Problem to solve
In full and without alteration, print the entries that follow.

(Collected data)
==*==

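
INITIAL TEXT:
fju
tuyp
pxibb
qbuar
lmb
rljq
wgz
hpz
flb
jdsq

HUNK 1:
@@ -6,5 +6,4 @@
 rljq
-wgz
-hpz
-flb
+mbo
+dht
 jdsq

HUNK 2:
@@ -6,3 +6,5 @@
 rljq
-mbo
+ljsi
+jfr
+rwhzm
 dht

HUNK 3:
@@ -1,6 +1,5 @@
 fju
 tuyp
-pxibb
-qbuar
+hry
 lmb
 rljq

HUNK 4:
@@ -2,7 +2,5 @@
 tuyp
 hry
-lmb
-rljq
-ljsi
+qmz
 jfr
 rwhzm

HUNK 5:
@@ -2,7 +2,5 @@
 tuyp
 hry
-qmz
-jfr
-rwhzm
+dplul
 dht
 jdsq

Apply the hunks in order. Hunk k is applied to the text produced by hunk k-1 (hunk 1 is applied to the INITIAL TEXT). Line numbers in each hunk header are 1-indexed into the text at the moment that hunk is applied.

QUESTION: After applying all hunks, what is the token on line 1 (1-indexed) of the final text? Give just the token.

Hunk 1: at line 6 remove [wgz,hpz,flb] add [mbo,dht] -> 9 lines: fju tuyp pxibb qbuar lmb rljq mbo dht jdsq
Hunk 2: at line 6 remove [mbo] add [ljsi,jfr,rwhzm] -> 11 lines: fju tuyp pxibb qbuar lmb rljq ljsi jfr rwhzm dht jdsq
Hunk 3: at line 1 remove [pxibb,qbuar] add [hry] -> 10 lines: fju tuyp hry lmb rljq ljsi jfr rwhzm dht jdsq
Hunk 4: at line 2 remove [lmb,rljq,ljsi] add [qmz] -> 8 lines: fju tuyp hry qmz jfr rwhzm dht jdsq
Hunk 5: at line 2 remove [qmz,jfr,rwhzm] add [dplul] -> 6 lines: fju tuyp hry dplul dht jdsq
Final line 1: fju

Answer: fju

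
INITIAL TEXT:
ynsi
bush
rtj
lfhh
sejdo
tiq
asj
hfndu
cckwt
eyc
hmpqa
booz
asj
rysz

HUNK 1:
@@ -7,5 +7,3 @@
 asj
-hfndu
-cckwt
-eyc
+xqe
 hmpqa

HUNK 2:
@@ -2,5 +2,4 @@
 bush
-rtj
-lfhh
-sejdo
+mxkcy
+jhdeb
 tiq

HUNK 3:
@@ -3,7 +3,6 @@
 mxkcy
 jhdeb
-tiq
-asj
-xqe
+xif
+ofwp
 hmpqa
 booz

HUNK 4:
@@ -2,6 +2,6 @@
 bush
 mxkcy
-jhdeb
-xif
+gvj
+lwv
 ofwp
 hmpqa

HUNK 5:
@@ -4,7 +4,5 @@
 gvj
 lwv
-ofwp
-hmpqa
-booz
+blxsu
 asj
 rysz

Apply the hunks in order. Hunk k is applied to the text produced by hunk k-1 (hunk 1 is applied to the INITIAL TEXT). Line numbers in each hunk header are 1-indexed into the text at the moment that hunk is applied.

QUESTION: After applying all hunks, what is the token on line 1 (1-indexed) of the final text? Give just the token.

Hunk 1: at line 7 remove [hfndu,cckwt,eyc] add [xqe] -> 12 lines: ynsi bush rtj lfhh sejdo tiq asj xqe hmpqa booz asj rysz
Hunk 2: at line 2 remove [rtj,lfhh,sejdo] add [mxkcy,jhdeb] -> 11 lines: ynsi bush mxkcy jhdeb tiq asj xqe hmpqa booz asj rysz
Hunk 3: at line 3 remove [tiq,asj,xqe] add [xif,ofwp] -> 10 lines: ynsi bush mxkcy jhdeb xif ofwp hmpqa booz asj rysz
Hunk 4: at line 2 remove [jhdeb,xif] add [gvj,lwv] -> 10 lines: ynsi bush mxkcy gvj lwv ofwp hmpqa booz asj rysz
Hunk 5: at line 4 remove [ofwp,hmpqa,booz] add [blxsu] -> 8 lines: ynsi bush mxkcy gvj lwv blxsu asj rysz
Final line 1: ynsi

Answer: ynsi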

==*==

Output of the exercise
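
INITIAL TEXT:
fju
tuyp
pxibb
qbuar
lmb
rljq
wgz
hpz
flb
jdsq

HUNK 1:
@@ -6,5 +6,4 @@
 rljq
-wgz
-hpz
-flb
+mbo
+dht
 jdsq

HUNK 2:
@@ -6,3 +6,5 @@
 rljq
-mbo
+ljsi
+jfr
+rwhzm
 dht

HUNK 3:
@@ -1,6 +1,5 @@
 fju
 tuyp
-pxibb
-qbuar
+hry
 lmb
 rljq

HUNK 4:
@@ -2,7 +2,5 @@
 tuyp
 hry
-lmb
-rljq
-ljsi
+qmz
 jfr
 rwhzm

HUNK 5:
@@ -2,7 +2,5 @@
 tuyp
 hry
-qmz
-jfr
-rwhzm
+dplul
 dht
 jdsq

Apply the hunks in order. Hunk k is applied to the text produced by hunk k-1 (hunk 1 is applied to the INITIAL TEXT). Line numbers in each hunk header are 1-indexed into the text at the moment that hunk is applied.

QUESTION: After applying all hunks, what is the token on line 1 (1-indexed) of the final text? Give just the token.

Hunk 1: at line 6 remove [wgz,hpz,flb] add [mbo,dht] -> 9 lines: fju tuyp pxibb qbuar lmb rljq mbo dht jdsq
Hunk 2: at line 6 remove [mbo] add [ljsi,jfr,rwhzm] -> 11 lines: fju tuyp pxibb qbuar lmb rljq ljsi jfr rwhzm dht jdsq
Hunk 3: at line 1 remove [pxibb,qbuar] add [hry] -> 10 lines: fju tuyp hry lmb rljq ljsi jfr rwhzm dht jdsq
Hunk 4: at line 2 remove [lmb,rljq,ljsi] add [qmz] -> 8 lines: fju tuyp hry qmz jfr rwhzm dht jdsq
Hunk 5: at line 2 remove [qmz,jfr,rwhzm] add [dplul] -> 6 lines: fju tuyp hry dplul dht jdsq
Final line 1: fju

Answer: fju

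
INITIAL TEXT:
ynsi
bush
rtj
lfhh
sejdo
tiq
asj
hfndu
cckwt
eyc
hmpqa
booz
asj
rysz

HUNK 1:
@@ -7,5 +7,3 @@
 asj
-hfndu
-cckwt
-eyc
+xqe
 hmpqa

HUNK 2:
@@ -2,5 +2,4 @@
 bush
-rtj
-lfhh
-sejdo
+mxkcy
+jhdeb
 tiq

HUNK 3:
@@ -3,7 +3,6 @@
 mxkcy
 jhdeb
-tiq
-asj
-xqe
+xif
+ofwp
 hmpqa
 booz

HUNK 4:
@@ -2,6 +2,6 @@
 bush
 mxkcy
-jhdeb
-xif
+gvj
+lwv
 ofwp
 hmpqa

HUNK 5:
@@ -4,7 +4,5 @@
 gvj
 lwv
-ofwp
-hmpqa
-booz
+blxsu
 asj
 rysz

Apply the hunks in order. Hunk k is applied to the text produced by hunk k-1 (hunk 1 is applied to the INITIAL TEXT). Line numbers in each hunk header are 1-indexed into the text at the moment that hunk is applied.

QUESTION: After applying all hunks, what is the token on line 1 (1-indexed) of the final text? Give just the token.

Hunk 1: at line 7 remove [hfndu,cckwt,eyc] add [xqe] -> 12 lines: ynsi bush rtj lfhh sejdo tiq asj xqe hmpqa booz asj rysz
Hunk 2: at line 2 remove [rtj,lfhh,sejdo] add [mxkcy,jhdeb] -> 11 lines: ynsi bush mxkcy jhdeb tiq asj xqe hmpqa booz asj rysz
Hunk 3: at line 3 remove [tiq,asj,xqe] add [xif,ofwp] -> 10 lines: ynsi bush mxkcy jhdeb xif ofwp hmpqa booz asj rysz
Hunk 4: at line 2 remove [jhdeb,xif] add [gvj,lwv] -> 10 lines: ynsi bush mxkcy gvj lwv ofwp hmpqa booz asj rysz
Hunk 5: at line 4 remove [ofwp,hmpqa,booz] add [blxsu] -> 8 lines: ynsi bush mxkcy gvj lwv blxsu asj rysz
Final line 1: ynsi

Answer: ynsi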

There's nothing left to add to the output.